From the line with "A webinar recurs every" to the final line of the records, every line is to be duplicated exactly, both of those lines included.

Records supplied:
((

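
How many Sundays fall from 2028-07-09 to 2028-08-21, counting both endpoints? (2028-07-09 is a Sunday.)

2028-07-09 is a Sunday; the first Sunday on or after it is 2028-07-09.
From 2028-07-09 to 2028-08-21: 22 + 21 = 43 days (rest of July, August).
43 ÷ 7 = 6 full weeks with remainder 1, so 6 more Sundays after the first → 7.

7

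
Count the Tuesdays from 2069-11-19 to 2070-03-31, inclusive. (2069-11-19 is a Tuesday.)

2069-11-19 is a Tuesday; the first Tuesday on or after it is 2069-11-19.
From 2069-11-19 to 2070-03-31: 11 + 31 + 31 + 28 + 31 = 132 days (rest of November, December, January, February, March).
132 ÷ 7 = 18 full weeks with remainder 6, so 18 more Tuesdays after the first → 19.

19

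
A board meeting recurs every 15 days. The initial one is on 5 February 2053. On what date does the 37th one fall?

The 37th occurrence is 36 intervals after the first: 36 × 15 = 540 days after 5 February 2053.
February has 28 days — 23 days to the end of February leaves 517.
From end of February to end of 2053 is 306 days (211 left).
January has 31 days (180 left).
February has 28 days (152 left).
March has 31 days (121 left).
April has 30 days (91 left).
May has 31 days (60 left).
June has 30 days (30 left).
30 days into July → 30 July 2054.

30 July 2054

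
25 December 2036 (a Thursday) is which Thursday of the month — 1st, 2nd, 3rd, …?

4th

Day 25 falls in week ⌈25/7⌉ of the month.
Days 1–7 hold the 1st Thursday, 8–14 the 2nd, 15–21 the 3rd, 22–28 the 4th, 29–31 the 5th.
25 is in the range for the 4th.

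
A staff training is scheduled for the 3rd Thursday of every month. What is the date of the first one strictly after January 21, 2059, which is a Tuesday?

January 2059 starts on a Wednesday; its first Thursday is the 2nd, so the 3rd Thursday is the 16th — January 16, 2059.
That is not after January 21, 2059, so look at February 2059.
February 2059 starts on a Saturday; its first Thursday is the 6th, so the 3rd Thursday is the 20th — February 20, 2059.

February 20, 2059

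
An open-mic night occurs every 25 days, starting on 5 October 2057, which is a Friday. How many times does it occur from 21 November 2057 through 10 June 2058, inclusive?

8

Occurrences land 25·i days after 5 October 2057 for i = 0, 1, 2, …
21 November 2057 is 47 days after the start; 47 ÷ 25 = 1 remainder 22; since the remainder is 22, round up to i = 2. First occurrence in the window: #3 on 24 November 2057 (2×25 = 50 days in).
10 June 2058 is 248 days after the start; 248 ÷ 25 = 9 remainder 23. Last occurrence in the window: #10 on 18 May 2058.
Occurrences #3 through #10: 8 in total.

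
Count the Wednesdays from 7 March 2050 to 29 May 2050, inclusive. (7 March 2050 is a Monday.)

12

7 March 2050 is a Monday; the first Wednesday on or after it is 9 March 2050 (2 days later).
From 9 March 2050 to 29 May 2050: 22 + 30 + 29 = 81 days (rest of March, April, May).
81 ÷ 7 = 11 full weeks with remainder 4, so 11 more Wednesdays after the first → 12.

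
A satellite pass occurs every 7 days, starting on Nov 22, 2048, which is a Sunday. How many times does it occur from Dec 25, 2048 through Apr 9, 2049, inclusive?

15

Occurrences land 7·i days after Nov 22, 2048 for i = 0, 1, 2, …
Dec 25, 2048 is 33 days after the start; 33 ÷ 7 = 4 remainder 5; since the remainder is 5, round up to i = 5. First occurrence in the window: #6 on Dec 27, 2048 (5×7 = 35 days in).
Apr 9, 2049 is 138 days after the start; 138 ÷ 7 = 19 remainder 5. Last occurrence in the window: #20 on Apr 4, 2049.
Occurrences #6 through #20: 15 in total.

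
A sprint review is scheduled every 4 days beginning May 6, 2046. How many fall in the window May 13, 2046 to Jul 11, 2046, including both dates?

Occurrences land 4·i days after May 6, 2046 for i = 0, 1, 2, …
May 13, 2046 is 7 days after the start; 7 ÷ 4 = 1 remainder 3; since the remainder is 3, round up to i = 2. First occurrence in the window: #3 on May 14, 2046 (2×4 = 8 days in).
Jul 11, 2046 is 66 days after the start; 66 ÷ 4 = 16 remainder 2. Last occurrence in the window: #17 on Jul 9, 2046.
Occurrences #3 through #17: 15 in total.

15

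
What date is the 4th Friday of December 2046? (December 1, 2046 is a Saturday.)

2046-12-28

December 2046 begins on a Saturday, so the first Friday is December 7 (6 days later).
The 4th Friday is 3 weeks later: 7 + 21 = 28.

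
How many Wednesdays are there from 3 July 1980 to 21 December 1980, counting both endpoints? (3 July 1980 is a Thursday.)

24

3 July 1980 is a Thursday; the first Wednesday on or after it is 9 July 1980 (6 days later).
From 9 July 1980 to 21 December 1980: 22 + 31 + 30 + 31 + 30 + 21 = 165 days (rest of July, August, September, October, November, December).
165 ÷ 7 = 23 full weeks with remainder 4, so 23 more Wednesdays after the first → 24.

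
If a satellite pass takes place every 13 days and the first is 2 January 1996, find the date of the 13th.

The 13th occurrence is 12 intervals after the first: 12 × 13 = 156 days after 2 January 1996.
January has 31 days — 29 days to the end of January leaves 127.
February has 29 days (98 left).
March has 31 days (67 left).
April has 30 days (37 left).
May has 31 days (6 left).
6 days into June → 6 June 1996.

6 June 1996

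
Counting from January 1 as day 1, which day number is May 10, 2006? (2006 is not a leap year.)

Days in months before May: 31 + 28 + 31 + 30 = 120.
Plus 10 days into May → day 130.

130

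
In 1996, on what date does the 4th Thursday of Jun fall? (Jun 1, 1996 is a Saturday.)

Jun 1996 begins on a Saturday, so the first Thursday is Jun 6 (5 days later).
The 4th Thursday is 3 weeks later: 6 + 21 = 27.

Jun 27, 1996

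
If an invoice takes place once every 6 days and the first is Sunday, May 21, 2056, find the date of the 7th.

The 7th occurrence is 6 intervals after the first: 6 × 6 = 36 days after May 21, 2056.
May has 31 days — 10 days to the end of May leaves 26.
26 days into Jun → Jun 26, 2056.

Jun 26, 2056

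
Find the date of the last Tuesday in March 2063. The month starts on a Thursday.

March 2063 begins on a Thursday, so the first Tuesday is March 6 (5 days later).
March 2063 has 31 days. Adding weeks: 6, 13, 20, 27 — the last one ≤ 31 is the 27th.

27 March 2063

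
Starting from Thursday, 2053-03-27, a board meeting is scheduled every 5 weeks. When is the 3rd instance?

The 3rd occurrence is 2 intervals after the first: 2 × 35 = 70 days after 2053-03-27.
March has 31 days — 4 days to the end of March leaves 66.
April has 30 days (36 left).
May has 31 days (5 left).
5 days into June → 2053-06-05.

2053-06-05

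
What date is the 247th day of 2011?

2011-09-04

January has 31 days (247 − 31 = 216 remain).
February has 28 days (216 − 28 = 188 remain).
March has 31 days (188 − 31 = 157 remain).
April has 30 days (157 − 30 = 127 remain).
May has 31 days (127 − 31 = 96 remain).
June has 30 days (96 − 30 = 66 remain).
July has 31 days (66 − 31 = 35 remain).
August has 31 days (35 − 31 = 4 remain).
4 into September → September 4.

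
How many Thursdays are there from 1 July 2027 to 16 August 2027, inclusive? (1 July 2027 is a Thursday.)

1 July 2027 is a Thursday; the first Thursday on or after it is 1 July 2027.
From 1 July 2027 to 16 August 2027: 30 + 16 = 46 days (rest of July, August).
46 ÷ 7 = 6 full weeks with remainder 4, so 6 more Thursdays after the first → 7.

7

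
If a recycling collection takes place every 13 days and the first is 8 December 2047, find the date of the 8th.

The 8th occurrence is 7 intervals after the first: 7 × 13 = 91 days after 8 December 2047.
December has 31 days — 23 days to the end of December leaves 68.
January has 31 days (37 left).
February has 29 days (8 left).
8 days into March → 8 March 2048.

8 March 2048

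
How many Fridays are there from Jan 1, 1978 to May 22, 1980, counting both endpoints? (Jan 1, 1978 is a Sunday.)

124

Jan 1, 1978 is a Sunday; the first Friday on or after it is Jan 6, 1978 (5 days later).
From Jan 6, 1978 to May 22, 1980: 359 + 365 + 143 = 867 days (rest of 1978, 1979, to May 22, 1980 in 1980).
867 ÷ 7 = 123 full weeks with remainder 6, so 123 more Fridays after the first → 124.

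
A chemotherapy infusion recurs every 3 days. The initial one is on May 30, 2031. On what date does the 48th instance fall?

The 48th occurrence is 47 intervals after the first: 47 × 3 = 141 days after May 30, 2031.
May has 31 days — 1 day to the end of May leaves 140.
June has 30 days (110 left).
July has 31 days (79 left).
August has 31 days (48 left).
September has 30 days (18 left).
18 days into October → October 18, 2031.

October 18, 2031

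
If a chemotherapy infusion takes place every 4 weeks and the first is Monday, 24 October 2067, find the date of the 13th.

24 September 2068

The 13th occurrence is 12 intervals after the first: 12 × 28 = 336 days after 24 October 2067.
October has 31 days — 7 days to the end of October leaves 329.
November has 30 days (299 left).
December has 31 days (268 left).
January has 31 days (237 left).
February has 29 days (208 left).
March has 31 days (177 left).
April has 30 days (147 left).
May has 31 days (116 left).
June has 30 days (86 left).
July has 31 days (55 left).
August has 31 days (24 left).
24 days into September → 24 September 2068.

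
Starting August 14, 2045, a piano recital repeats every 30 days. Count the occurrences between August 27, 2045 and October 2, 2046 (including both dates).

Occurrences land 30·i days after August 14, 2045 for i = 0, 1, 2, …
August 27, 2045 is 13 days after the start; 13 ÷ 30 = 0 remainder 13; since the remainder is 13, round up to i = 1. First occurrence in the window: #2 on September 13, 2045 (1×30 = 30 days in).
October 2, 2046 is 414 days after the start; 414 ÷ 30 = 13 remainder 24. Last occurrence in the window: #14 on September 8, 2046.
Occurrences #2 through #14: 13 in total.

13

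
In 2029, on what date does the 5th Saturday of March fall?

31 March 2029

March 2029 begins on a Thursday, so the first Saturday is March 3 (2 days later).
The 5th Saturday is 4 weeks later: 3 + 28 = 31.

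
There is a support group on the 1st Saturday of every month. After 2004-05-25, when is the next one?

May 2004 starts on a Saturday, so its 1st Saturday is 2004-05-01.
That is not after 2004-05-25, so look at June 2004.
June 2004 starts on a Tuesday, so its 1st Saturday is 2004-06-05 (4 days in).

2004-06-05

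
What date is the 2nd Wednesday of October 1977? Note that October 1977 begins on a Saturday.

October 1977 begins on a Saturday, so the first Wednesday is October 5 (4 days later).
The 2nd Wednesday is 1 weeks later: 5 + 7 = 12.

1977-10-12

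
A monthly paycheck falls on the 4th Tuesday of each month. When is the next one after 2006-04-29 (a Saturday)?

2006-05-23

April 2006 starts on a Saturday; its first Tuesday is the 4th, so the 4th Tuesday is the 25th — 2006-04-25.
That is not after 2006-04-29, so look at May 2006.
May 2006 starts on a Monday; its first Tuesday is the 2nd, so the 4th Tuesday is the 23rd — 2006-05-23.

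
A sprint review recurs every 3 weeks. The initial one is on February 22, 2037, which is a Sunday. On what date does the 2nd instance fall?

March 15, 2037

The 2nd occurrence is 1 interval after the first: 1 × 21 = 21 days after February 22, 2037.
February has 28 days — 6 days to the end of February leaves 15.
15 days into March → March 15, 2037.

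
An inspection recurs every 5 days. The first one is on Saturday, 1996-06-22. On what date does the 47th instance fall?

1997-02-07

The 47th occurrence is 46 intervals after the first: 46 × 5 = 230 days after 1996-06-22.
June has 30 days — 8 days to the end of June leaves 222.
July has 31 days (191 left).
August has 31 days (160 left).
September has 30 days (130 left).
October has 31 days (99 left).
November has 30 days (69 left).
December has 31 days (38 left).
January has 31 days (7 left).
7 days into February → 1997-02-07.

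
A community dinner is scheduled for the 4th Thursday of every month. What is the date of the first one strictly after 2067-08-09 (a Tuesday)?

2067-08-25

August 2067 starts on a Monday; its first Thursday is the 4th, so the 4th Thursday is the 25th — 2067-08-25.
2067-08-25 is after 2067-08-09, so that is the next one.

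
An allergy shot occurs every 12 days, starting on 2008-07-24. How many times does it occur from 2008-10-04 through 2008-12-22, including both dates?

Occurrences land 12·i days after 2008-07-24 for i = 0, 1, 2, …
2008-10-04 is 72 days after the start; 72 ÷ 12 = 6 remainder 0. First occurrence in the window: #7 on 2008-10-04 (6×12 = 72 days in).
2008-12-22 is 151 days after the start; 151 ÷ 12 = 12 remainder 7. Last occurrence in the window: #13 on 2008-12-15.
Occurrences #7 through #13: 7 in total.

7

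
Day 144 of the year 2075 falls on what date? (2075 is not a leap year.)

May 24, 2075

Jan has 31 days (144 − 31 = 113 remain).
Feb has 28 days (113 − 28 = 85 remain).
Mar has 31 days (85 − 31 = 54 remain).
Apr has 30 days (54 − 30 = 24 remain).
24 into May → May 24.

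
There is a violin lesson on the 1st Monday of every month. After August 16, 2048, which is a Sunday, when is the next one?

September 7, 2048

August 2048 starts on a Saturday, so its 1st Monday is August 3, 2048 (2 days in).
That is not after August 16, 2048, so look at September 2048.
September 2048 starts on a Tuesday, so its 1st Monday is September 7, 2048 (6 days in).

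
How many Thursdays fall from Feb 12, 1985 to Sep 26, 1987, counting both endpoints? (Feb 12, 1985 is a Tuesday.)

137

Feb 12, 1985 is a Tuesday; the first Thursday on or after it is Feb 14, 1985 (2 days later).
From Feb 14, 1985 to Sep 26, 1987: 320 + 365 + 269 = 954 days (rest of 1985, 1986, to Sep 26, 1987 in 1987).
954 ÷ 7 = 136 full weeks with remainder 2, so 136 more Thursdays after the first → 137.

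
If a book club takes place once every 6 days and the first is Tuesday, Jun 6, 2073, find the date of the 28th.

Nov 15, 2073

The 28th occurrence is 27 intervals after the first: 27 × 6 = 162 days after Jun 6, 2073.
Jun has 30 days — 24 days to the end of Jun leaves 138.
Jul has 31 days (107 left).
Aug has 31 days (76 left).
Sep has 30 days (46 left).
Oct has 31 days (15 left).
15 days into Nov → Nov 15, 2073.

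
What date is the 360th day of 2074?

26 December 2074

January has 31 days (360 − 31 = 329 remain).
February has 28 days (329 − 28 = 301 remain).
March has 31 days (301 − 31 = 270 remain).
April has 30 days (270 − 30 = 240 remain).
May has 31 days (240 − 31 = 209 remain).
June has 30 days (209 − 30 = 179 remain).
July has 31 days (179 − 31 = 148 remain).
August has 31 days (148 − 31 = 117 remain).
September has 30 days (117 − 30 = 87 remain).
October has 31 days (87 − 31 = 56 remain).
November has 30 days (56 − 30 = 26 remain).
26 into December → December 26.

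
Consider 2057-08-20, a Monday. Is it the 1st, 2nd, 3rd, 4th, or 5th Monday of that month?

3rd

Day 20 falls in week ⌈20/7⌉ of the month.
Days 1–7 hold the 1st Monday, 8–14 the 2nd, 15–21 the 3rd, 22–28 the 4th, 29–31 the 5th.
20 is in the range for the 3rd.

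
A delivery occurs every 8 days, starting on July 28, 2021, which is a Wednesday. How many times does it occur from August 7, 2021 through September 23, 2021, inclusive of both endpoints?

Occurrences land 8·i days after July 28, 2021 for i = 0, 1, 2, …
August 7, 2021 is 10 days after the start; 10 ÷ 8 = 1 remainder 2; since the remainder is 2, round up to i = 2. First occurrence in the window: #3 on August 13, 2021 (2×8 = 16 days in).
September 23, 2021 is 57 days after the start; 57 ÷ 8 = 7 remainder 1. Last occurrence in the window: #8 on September 22, 2021.
Occurrences #3 through #8: 6 in total.

6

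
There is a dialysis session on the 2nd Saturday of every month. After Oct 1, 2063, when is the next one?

Oct 13, 2063

Oct 2063 starts on a Monday; its first Saturday is the 6th, so the 2nd Saturday is the 13th — Oct 13, 2063.
Oct 13, 2063 is after Oct 1, 2063, so that is the next one.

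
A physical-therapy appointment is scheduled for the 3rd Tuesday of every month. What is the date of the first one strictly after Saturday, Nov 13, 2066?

Nov 2066 starts on a Monday; its first Tuesday is the 2nd, so the 3rd Tuesday is the 16th — Nov 16, 2066.
Nov 16, 2066 is after Nov 13, 2066, so that is the next one.

Nov 16, 2066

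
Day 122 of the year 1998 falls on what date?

January has 31 days (122 − 31 = 91 remain).
February has 28 days (91 − 28 = 63 remain).
March has 31 days (63 − 31 = 32 remain).
April has 30 days (32 − 30 = 2 remain).
2 into May → May 2.

May 2, 1998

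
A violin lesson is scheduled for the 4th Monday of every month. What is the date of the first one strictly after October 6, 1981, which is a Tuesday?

October 1981 starts on a Thursday; its first Monday is the 5th, so the 4th Monday is the 26th — October 26, 1981.
October 26, 1981 is after October 6, 1981, so that is the next one.

October 26, 1981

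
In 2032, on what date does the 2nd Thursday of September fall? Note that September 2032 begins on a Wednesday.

September 2032 begins on a Wednesday, so the first Thursday is September 2 (1 day later).
The 2nd Thursday is 1 weeks later: 2 + 7 = 9.

2032-09-09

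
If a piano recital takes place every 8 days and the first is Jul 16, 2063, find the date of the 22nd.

Dec 31, 2063

The 22nd occurrence is 21 intervals after the first: 21 × 8 = 168 days after Jul 16, 2063.
Jul has 31 days — 15 days to the end of Jul leaves 153.
Aug has 31 days (122 left).
Sep has 30 days (92 left).
Oct has 31 days (61 left).
Nov has 30 days (31 left).
31 days into Dec → Dec 31, 2063.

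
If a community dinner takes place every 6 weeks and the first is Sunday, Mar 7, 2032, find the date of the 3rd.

May 30, 2032

The 3rd occurrence is 2 intervals after the first: 2 × 42 = 84 days after Mar 7, 2032.
Mar has 31 days — 24 days to the end of Mar leaves 60.
Apr has 30 days (30 left).
30 days into May → May 30, 2032.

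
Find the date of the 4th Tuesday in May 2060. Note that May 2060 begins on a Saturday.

May 2060 begins on a Saturday, so the first Tuesday is May 4 (3 days later).
The 4th Tuesday is 3 weeks later: 4 + 21 = 25.

2060-05-25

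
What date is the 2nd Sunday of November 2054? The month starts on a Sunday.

8 November 2054

November 2054 begins on a Sunday, so the first Sunday is November 1.
The 2nd Sunday is 1 weeks later: 1 + 7 = 8.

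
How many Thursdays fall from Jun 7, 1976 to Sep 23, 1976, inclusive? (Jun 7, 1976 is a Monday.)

16

Jun 7, 1976 is a Monday; the first Thursday on or after it is Jun 10, 1976 (3 days later).
From Jun 10, 1976 to Sep 23, 1976: 20 + 31 + 31 + 23 = 105 days (rest of Jun, Jul, Aug, Sep).
105 ÷ 7 = 15 full weeks with remainder 0, so 15 more Thursdays after the first → 16.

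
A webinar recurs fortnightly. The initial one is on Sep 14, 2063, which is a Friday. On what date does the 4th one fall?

Oct 26, 2063

The 4th occurrence is 3 intervals after the first: 3 × 14 = 42 days after Sep 14, 2063.
Sep has 30 days — 16 days to the end of Sep leaves 26.
26 days into Oct → Oct 26, 2063.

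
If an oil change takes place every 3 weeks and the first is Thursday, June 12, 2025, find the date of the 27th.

The 27th occurrence is 26 intervals after the first: 26 × 21 = 546 days after June 12, 2025.
June has 30 days — 18 days to the end of June leaves 528.
From end of June to end of 2025 is 184 days (344 left).
January has 31 days (313 left).
February has 28 days (285 left).
March has 31 days (254 left).
April has 30 days (224 left).
May has 31 days (193 left).
June has 30 days (163 left).
July has 31 days (132 left).
August has 31 days (101 left).
September has 30 days (71 left).
October has 31 days (40 left).
November has 30 days (10 left).
10 days into December → December 10, 2026.

December 10, 2026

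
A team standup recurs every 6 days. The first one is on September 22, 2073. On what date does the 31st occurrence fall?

March 21, 2074

The 31st occurrence is 30 intervals after the first: 30 × 6 = 180 days after September 22, 2073.
September has 30 days — 8 days to the end of September leaves 172.
October has 31 days (141 left).
November has 30 days (111 left).
December has 31 days (80 left).
January has 31 days (49 left).
February has 28 days (21 left).
21 days into March → March 21, 2074.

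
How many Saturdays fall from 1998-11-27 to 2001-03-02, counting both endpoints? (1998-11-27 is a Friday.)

1998-11-27 is a Friday; the first Saturday on or after it is 1998-11-28 (1 day later).
From 1998-11-28 to 2001-03-02: 33 + 365 + 366 + 61 = 825 days (rest of 1998, 1999, 2000, to 2001-03-02 in 2001).
825 ÷ 7 = 117 full weeks with remainder 6, so 117 more Saturdays after the first → 118.

118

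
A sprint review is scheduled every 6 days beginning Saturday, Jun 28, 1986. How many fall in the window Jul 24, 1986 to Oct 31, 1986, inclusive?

16

Occurrences land 6·i days after Jun 28, 1986 for i = 0, 1, 2, …
Jul 24, 1986 is 26 days after the start; 26 ÷ 6 = 4 remainder 2; since the remainder is 2, round up to i = 5. First occurrence in the window: #6 on Jul 28, 1986 (5×6 = 30 days in).
Oct 31, 1986 is 125 days after the start; 125 ÷ 6 = 20 remainder 5. Last occurrence in the window: #21 on Oct 26, 1986.
Occurrences #6 through #21: 16 in total.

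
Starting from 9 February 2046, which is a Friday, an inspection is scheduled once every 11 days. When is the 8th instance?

The 8th occurrence is 7 intervals after the first: 7 × 11 = 77 days after 9 February 2046.
February has 28 days — 19 days to the end of February leaves 58.
March has 31 days (27 left).
27 days into April → 27 April 2046.

27 April 2046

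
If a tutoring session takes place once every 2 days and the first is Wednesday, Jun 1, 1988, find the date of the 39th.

The 39th occurrence is 38 intervals after the first: 38 × 2 = 76 days after Jun 1, 1988.
Jun has 30 days — 29 days to the end of Jun leaves 47.
Jul has 31 days (16 left).
16 days into Aug → Aug 16, 1988.

Aug 16, 1988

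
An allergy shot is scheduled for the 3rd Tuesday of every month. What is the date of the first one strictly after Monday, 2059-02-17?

February 2059 starts on a Saturday; its first Tuesday is the 4th, so the 3rd Tuesday is the 18th — 2059-02-18.
2059-02-18 is after 2059-02-17, so that is the next one.

2059-02-18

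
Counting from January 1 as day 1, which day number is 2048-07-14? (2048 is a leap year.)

Days in months before July: 31 + 29 + 31 + 30 + 31 + 30 = 182.
Plus 14 days into July → day 196.

196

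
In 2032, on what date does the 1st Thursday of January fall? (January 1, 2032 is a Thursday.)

January 2032 begins on a Thursday, so the first Thursday is January 1.

2032-01-01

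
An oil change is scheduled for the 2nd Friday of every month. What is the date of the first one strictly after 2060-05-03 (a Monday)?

May 2060 starts on a Saturday; its first Friday is the 7th, so the 2nd Friday is the 14th — 2060-05-14.
2060-05-14 is after 2060-05-03, so that is the next one.

2060-05-14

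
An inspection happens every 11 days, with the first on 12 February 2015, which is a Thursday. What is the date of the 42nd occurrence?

The 42nd occurrence is 41 intervals after the first: 41 × 11 = 451 days after 12 February 2015.
February has 28 days — 16 days to the end of February leaves 435.
From end of February to end of 2015 is 306 days (129 left).
January has 31 days (98 left).
February has 29 days (69 left).
March has 31 days (38 left).
April has 30 days (8 left).
8 days into May → 8 May 2016.

8 May 2016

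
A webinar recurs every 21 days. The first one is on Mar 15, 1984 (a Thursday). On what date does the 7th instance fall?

Jul 19, 1984

The 7th occurrence is 6 intervals after the first: 6 × 21 = 126 days after Mar 15, 1984.
Mar has 31 days — 16 days to the end of Mar leaves 110.
Apr has 30 days (80 left).
May has 31 days (49 left).
Jun has 30 days (19 left).
19 days into Jul → Jul 19, 1984.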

))

Response:
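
A webinar recurs every 21 days. The first one is on Mar 15, 1984 (a Thursday). On what date does the 7th instance fall?

Jul 19, 1984

The 7th occurrence is 6 intervals after the first: 6 × 21 = 126 days after Mar 15, 1984.
Mar has 31 days — 16 days to the end of Mar leaves 110.
Apr has 30 days (80 left).
May has 31 days (49 left).
Jun has 30 days (19 left).
19 days into Jul → Jul 19, 1984.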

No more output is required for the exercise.